-- Opening Marker --

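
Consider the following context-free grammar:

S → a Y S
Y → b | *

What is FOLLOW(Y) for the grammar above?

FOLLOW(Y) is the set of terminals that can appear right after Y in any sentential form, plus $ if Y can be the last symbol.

We compute FOLLOW(Y) using the standard algorithm.
FOLLOW(S) starts with {$}.
FIRST(S) = {a}
FIRST(Y) = {*, b}
FOLLOW(S) = {$}
FOLLOW(Y) = {a}
Therefore, FOLLOW(Y) = {a}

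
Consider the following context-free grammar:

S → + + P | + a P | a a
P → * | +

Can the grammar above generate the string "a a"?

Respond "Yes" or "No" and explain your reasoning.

Yes - a valid derivation exists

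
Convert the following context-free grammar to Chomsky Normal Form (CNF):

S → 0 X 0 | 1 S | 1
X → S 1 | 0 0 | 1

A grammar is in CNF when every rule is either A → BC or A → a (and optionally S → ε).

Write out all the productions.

T0 → 0; T1 → 1; S → 1; X → 1; S → T0 X0; X0 → X T0; S → T1 S; X → S T1; X → T0 T0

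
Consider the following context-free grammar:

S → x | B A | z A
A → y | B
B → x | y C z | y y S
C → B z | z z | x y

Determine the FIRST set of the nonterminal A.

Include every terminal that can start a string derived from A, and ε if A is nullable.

We compute FIRST(A) using the standard algorithm.
FIRST(A) = {x, y}
FIRST(B) = {x, y}
FIRST(C) = {x, y, z}
FIRST(S) = {x, y, z}
Therefore, FIRST(A) = {x, y}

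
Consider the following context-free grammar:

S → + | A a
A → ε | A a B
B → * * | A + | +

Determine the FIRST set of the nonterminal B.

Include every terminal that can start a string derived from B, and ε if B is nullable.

We compute FIRST(B) using the standard algorithm.
FIRST(A) = {a, ε}
FIRST(B) = {*, +, a}
FIRST(S) = {+, a}
Therefore, FIRST(B) = {*, +, a}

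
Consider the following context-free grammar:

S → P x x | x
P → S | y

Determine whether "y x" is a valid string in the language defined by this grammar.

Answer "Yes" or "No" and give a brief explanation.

No - no valid derivation exists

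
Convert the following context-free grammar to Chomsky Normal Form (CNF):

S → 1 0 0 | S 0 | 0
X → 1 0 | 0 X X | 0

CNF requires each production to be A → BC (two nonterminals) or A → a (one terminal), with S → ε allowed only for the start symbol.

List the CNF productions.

T1 → 1; T0 → 0; S → 0; X → 0; S → T1 X0; X0 → T0 T0; S → S T0; X → T1 T0; X → T0 X1; X1 → X X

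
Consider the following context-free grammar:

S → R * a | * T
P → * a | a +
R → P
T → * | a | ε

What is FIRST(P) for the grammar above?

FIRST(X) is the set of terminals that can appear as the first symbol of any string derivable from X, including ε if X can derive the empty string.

We compute FIRST(P) using the standard algorithm.
FIRST(P) = {*, a}
FIRST(R) = {*, a}
FIRST(S) = {*, a}
FIRST(T) = {*, a, ε}
Therefore, FIRST(P) = {*, a}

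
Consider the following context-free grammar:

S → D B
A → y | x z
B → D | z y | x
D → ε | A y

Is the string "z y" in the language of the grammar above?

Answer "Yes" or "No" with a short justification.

Yes - a valid derivation exists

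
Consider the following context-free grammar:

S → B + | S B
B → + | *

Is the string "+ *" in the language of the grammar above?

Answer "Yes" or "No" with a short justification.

No - no valid derivation exists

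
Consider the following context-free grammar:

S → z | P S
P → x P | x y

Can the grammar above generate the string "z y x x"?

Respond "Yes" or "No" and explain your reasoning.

No - no valid derivation exists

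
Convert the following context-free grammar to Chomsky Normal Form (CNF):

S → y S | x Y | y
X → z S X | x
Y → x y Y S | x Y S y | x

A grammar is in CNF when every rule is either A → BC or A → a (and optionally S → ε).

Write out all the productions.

TY → y; TX → x; S → y; TZ → z; X → x; Y → x; S → TY S; S → TX Y; X → TZ X0; X0 → S X; Y → TX X1; X1 → TY X2; X2 → Y S; Y → TX X3; X3 → Y X4; X4 → S TY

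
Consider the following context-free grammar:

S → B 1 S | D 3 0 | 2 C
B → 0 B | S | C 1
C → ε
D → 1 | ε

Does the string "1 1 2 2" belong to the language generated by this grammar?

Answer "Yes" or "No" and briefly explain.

No - no valid derivation exists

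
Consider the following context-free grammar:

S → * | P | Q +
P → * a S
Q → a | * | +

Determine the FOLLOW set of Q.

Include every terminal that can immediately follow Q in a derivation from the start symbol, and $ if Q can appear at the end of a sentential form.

We compute FOLLOW(Q) using the standard algorithm.
FOLLOW(S) starts with {$}.
FIRST(P) = {*}
FIRST(Q) = {*, +, a}
FIRST(S) = {*, +, a}
FOLLOW(P) = {$}
FOLLOW(Q) = {+}
FOLLOW(S) = {$}
Therefore, FOLLOW(Q) = {+}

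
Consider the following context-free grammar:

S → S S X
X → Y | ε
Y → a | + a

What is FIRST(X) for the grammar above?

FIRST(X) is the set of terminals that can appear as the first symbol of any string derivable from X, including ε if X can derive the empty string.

We compute FIRST(X) using the standard algorithm.
FIRST(S) = {}
FIRST(X) = {+, a, ε}
FIRST(Y) = {+, a}
Therefore, FIRST(X) = {+, a, ε}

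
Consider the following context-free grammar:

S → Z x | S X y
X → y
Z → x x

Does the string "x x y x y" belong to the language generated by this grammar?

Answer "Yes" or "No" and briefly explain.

No - no valid derivation exists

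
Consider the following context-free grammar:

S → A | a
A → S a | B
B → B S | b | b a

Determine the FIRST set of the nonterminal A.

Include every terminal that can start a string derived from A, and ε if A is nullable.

We compute FIRST(A) using the standard algorithm.
FIRST(A) = {a, b}
FIRST(B) = {b}
FIRST(S) = {a, b}
Therefore, FIRST(A) = {a, b}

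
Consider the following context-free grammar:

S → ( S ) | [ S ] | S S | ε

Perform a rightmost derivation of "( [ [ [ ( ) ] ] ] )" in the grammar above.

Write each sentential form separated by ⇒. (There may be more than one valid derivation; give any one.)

S ⇒ ( S ) ⇒ ( [ S ] ) ⇒ ( [ [ S ] ] ) ⇒ ( [ [ [ S ] ] ] ) ⇒ ( [ [ [ ( S ) ] ] ] ) ⇒ ( [ [ [ ( ) ] ] ] )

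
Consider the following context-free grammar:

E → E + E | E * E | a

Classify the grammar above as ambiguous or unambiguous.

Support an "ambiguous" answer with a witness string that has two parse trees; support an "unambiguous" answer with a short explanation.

Ambiguous - the string 'a * a * a * a' has two distinct parse trees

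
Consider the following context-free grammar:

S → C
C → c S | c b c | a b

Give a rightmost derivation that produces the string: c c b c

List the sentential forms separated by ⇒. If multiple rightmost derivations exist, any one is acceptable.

S ⇒ C ⇒ c S ⇒ c C ⇒ c c b c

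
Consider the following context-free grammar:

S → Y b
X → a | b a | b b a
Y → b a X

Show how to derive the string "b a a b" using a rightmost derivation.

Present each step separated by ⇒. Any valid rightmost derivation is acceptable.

S ⇒ Y b ⇒ b a X b ⇒ b a a b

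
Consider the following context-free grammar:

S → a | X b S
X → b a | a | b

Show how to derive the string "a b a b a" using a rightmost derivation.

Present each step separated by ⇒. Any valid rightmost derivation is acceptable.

S ⇒ X b S ⇒ X b X b S ⇒ X b X b a ⇒ X b a b a ⇒ a b a b a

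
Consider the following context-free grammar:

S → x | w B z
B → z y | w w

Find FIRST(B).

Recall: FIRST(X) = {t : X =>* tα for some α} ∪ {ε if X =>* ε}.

We compute FIRST(B) using the standard algorithm.
FIRST(B) = {w, z}
FIRST(S) = {w, x}
Therefore, FIRST(B) = {w, z}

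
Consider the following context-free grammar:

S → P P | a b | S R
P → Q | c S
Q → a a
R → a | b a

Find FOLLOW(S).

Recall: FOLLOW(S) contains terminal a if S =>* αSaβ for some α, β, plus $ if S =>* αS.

We compute FOLLOW(S) using the standard algorithm.
FOLLOW(S) starts with {$}.
FIRST(P) = {a, c}
FIRST(Q) = {a}
FIRST(R) = {a, b}
FIRST(S) = {a, c}
FOLLOW(P) = {$, a, b, c}
FOLLOW(Q) = {$, a, b, c}
FOLLOW(R) = {$, a, b, c}
FOLLOW(S) = {$, a, b, c}
Therefore, FOLLOW(S) = {$, a, b, c}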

-- Closing Marker --

• **Problem description**
Nothing should appear in the answer except the lines above from the line with "B → x | y C z | y y S" through the line with "Determine the FIRST set of the nonterminal B.", both included, written out exactly.

• **Response**
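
B → x | y C z | y y S
C → B z | z z | x y

Determine the FIRST set of the nonterminal A.

Include every terminal that can start a string derived from A, and ε if A is nullable.

We compute FIRST(A) using the standard algorithm.
FIRST(A) = {x, y}
FIRST(B) = {x, y}
FIRST(C) = {x, y, z}
FIRST(S) = {x, y, z}
Therefore, FIRST(A) = {x, y}

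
Consider the following context-free grammar:

S → + | A a
A → ε | A a B
B → * * | A + | +

Determine the FIRST set of the nonterminal B.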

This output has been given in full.